| HOW TO COMPLETE THIS TASK |
Where "events" occurs in a line of the entries below, copy that line.

Records from a collection
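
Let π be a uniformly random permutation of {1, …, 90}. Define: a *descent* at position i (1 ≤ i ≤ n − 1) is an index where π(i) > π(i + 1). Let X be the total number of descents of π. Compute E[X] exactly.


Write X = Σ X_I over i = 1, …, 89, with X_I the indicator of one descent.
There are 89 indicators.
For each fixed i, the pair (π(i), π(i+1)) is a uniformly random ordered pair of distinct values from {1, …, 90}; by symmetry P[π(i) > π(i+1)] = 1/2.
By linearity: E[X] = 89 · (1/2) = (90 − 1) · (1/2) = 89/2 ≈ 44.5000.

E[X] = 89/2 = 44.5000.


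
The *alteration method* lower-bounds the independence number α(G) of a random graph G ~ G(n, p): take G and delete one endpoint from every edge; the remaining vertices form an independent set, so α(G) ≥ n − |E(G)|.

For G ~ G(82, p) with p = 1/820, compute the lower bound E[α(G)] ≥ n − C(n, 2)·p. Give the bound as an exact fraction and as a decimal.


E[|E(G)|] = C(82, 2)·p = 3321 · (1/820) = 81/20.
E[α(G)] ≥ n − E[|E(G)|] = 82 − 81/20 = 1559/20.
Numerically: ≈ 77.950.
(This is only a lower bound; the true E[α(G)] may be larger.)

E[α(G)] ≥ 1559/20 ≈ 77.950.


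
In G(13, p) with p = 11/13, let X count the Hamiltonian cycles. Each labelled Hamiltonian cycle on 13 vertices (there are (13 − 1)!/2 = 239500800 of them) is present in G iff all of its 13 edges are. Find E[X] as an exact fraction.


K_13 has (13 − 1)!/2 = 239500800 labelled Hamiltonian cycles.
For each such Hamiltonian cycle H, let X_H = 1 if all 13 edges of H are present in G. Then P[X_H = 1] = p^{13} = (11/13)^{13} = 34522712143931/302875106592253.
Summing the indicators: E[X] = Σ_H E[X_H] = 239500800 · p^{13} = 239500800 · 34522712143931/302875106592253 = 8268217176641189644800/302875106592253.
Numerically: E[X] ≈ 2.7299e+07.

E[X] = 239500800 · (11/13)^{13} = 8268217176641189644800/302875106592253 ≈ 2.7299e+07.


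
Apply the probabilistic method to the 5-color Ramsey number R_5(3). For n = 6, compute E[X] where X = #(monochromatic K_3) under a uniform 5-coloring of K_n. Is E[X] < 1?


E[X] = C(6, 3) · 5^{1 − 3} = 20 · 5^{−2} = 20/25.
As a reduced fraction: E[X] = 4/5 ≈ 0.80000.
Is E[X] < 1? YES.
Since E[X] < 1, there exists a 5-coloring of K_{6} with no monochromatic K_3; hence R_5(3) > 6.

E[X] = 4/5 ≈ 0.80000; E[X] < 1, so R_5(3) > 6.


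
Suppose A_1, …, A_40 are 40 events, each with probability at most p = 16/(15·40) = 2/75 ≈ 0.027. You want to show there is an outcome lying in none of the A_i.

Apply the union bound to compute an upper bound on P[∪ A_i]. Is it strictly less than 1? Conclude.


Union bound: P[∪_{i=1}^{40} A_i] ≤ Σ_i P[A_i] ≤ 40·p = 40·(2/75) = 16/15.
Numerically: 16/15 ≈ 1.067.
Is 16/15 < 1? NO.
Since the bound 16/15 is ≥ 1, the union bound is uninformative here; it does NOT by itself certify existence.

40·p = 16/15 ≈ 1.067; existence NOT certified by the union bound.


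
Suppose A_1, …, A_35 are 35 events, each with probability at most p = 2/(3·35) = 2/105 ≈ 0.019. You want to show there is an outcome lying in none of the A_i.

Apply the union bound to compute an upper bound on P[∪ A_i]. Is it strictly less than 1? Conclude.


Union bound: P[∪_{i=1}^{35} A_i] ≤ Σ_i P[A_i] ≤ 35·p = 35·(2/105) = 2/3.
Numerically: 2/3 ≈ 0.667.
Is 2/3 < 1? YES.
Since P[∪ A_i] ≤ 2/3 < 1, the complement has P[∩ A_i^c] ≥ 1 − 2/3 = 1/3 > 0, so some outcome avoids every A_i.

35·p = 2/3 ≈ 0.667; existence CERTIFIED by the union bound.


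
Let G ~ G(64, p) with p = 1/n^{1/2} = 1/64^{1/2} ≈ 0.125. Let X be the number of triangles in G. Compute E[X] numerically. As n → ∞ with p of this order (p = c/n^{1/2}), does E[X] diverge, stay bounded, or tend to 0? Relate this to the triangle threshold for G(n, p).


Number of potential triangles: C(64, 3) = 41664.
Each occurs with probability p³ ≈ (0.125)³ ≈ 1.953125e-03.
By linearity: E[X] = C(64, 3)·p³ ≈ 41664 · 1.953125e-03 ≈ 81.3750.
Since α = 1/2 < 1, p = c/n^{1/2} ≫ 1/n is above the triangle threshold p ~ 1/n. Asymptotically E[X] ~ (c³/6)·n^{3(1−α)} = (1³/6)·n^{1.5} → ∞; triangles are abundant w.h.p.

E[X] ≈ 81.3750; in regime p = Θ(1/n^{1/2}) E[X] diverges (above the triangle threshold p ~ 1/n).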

...

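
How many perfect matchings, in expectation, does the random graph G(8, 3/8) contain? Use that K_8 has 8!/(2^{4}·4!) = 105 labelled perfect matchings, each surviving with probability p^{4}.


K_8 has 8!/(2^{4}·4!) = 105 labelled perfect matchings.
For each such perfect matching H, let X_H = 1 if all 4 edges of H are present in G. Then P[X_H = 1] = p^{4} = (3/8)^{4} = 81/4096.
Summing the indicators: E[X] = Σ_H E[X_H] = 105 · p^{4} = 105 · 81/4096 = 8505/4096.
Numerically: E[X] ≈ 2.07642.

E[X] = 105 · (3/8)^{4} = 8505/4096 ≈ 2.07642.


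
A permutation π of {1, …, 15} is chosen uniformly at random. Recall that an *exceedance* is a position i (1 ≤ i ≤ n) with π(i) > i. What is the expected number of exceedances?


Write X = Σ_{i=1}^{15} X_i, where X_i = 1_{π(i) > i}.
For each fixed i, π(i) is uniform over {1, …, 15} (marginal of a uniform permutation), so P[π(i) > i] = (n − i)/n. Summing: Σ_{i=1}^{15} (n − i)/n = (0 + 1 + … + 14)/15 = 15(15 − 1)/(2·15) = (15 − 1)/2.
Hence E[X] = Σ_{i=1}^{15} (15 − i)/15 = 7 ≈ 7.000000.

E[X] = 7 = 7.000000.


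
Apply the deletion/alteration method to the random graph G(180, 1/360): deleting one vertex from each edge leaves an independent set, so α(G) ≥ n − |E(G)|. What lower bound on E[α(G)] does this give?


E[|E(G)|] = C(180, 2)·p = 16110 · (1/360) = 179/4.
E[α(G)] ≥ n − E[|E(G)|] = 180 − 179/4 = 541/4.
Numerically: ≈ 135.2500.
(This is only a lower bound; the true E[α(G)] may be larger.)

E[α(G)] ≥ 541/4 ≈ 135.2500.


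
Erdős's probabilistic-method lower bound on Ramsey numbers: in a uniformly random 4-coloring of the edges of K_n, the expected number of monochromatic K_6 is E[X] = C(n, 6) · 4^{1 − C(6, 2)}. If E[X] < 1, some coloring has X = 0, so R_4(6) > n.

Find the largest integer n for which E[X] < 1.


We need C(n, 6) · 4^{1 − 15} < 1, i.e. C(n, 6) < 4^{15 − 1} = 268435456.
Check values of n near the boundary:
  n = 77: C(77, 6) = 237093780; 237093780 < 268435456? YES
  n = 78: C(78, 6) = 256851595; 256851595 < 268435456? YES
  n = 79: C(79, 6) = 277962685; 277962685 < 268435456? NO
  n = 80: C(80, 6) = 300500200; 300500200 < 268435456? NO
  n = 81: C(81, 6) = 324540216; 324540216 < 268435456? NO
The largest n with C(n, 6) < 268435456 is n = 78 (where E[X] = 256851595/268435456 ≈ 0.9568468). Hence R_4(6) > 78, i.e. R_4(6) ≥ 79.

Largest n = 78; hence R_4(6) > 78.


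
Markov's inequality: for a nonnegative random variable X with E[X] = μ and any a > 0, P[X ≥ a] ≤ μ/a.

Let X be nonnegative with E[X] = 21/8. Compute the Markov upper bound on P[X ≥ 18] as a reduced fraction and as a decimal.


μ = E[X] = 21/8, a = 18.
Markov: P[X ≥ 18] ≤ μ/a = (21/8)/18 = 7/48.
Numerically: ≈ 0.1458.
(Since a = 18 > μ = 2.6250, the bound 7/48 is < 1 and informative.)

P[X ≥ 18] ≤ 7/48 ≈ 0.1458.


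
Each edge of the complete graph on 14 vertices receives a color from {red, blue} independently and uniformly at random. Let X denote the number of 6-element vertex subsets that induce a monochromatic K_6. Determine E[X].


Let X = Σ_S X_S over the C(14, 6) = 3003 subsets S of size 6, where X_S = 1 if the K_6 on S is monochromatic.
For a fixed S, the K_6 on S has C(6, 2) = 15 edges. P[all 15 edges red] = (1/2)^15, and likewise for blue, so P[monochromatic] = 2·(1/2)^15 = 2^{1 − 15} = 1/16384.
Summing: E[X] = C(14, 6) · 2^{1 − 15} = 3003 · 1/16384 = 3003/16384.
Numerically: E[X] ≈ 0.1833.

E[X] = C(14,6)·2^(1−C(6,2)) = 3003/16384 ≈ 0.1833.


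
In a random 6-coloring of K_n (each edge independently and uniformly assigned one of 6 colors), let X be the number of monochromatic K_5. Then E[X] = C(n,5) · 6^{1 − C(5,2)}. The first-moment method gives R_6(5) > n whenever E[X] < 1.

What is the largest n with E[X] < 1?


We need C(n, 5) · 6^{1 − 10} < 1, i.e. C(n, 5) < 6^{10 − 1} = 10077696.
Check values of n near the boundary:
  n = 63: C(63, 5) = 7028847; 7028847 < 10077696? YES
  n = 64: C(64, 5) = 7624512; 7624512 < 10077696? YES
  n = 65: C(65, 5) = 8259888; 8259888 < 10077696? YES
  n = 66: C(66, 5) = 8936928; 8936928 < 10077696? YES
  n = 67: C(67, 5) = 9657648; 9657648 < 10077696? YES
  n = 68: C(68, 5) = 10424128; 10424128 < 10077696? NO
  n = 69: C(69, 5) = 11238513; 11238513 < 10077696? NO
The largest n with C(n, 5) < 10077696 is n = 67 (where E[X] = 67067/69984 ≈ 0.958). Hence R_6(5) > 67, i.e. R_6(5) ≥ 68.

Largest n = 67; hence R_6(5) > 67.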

| RESPONSE |
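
Suppose A_1, …, A_40 are 40 events, each with probability at most p = 16/(15·40) = 2/75 ≈ 0.027. You want to show there is an outcome lying in none of the A_i.
Suppose A_1, …, A_35 are 35 events, each with probability at most p = 2/(3·35) = 2/105 ≈ 0.019. You want to show there is an outcome lying in none of the A_i.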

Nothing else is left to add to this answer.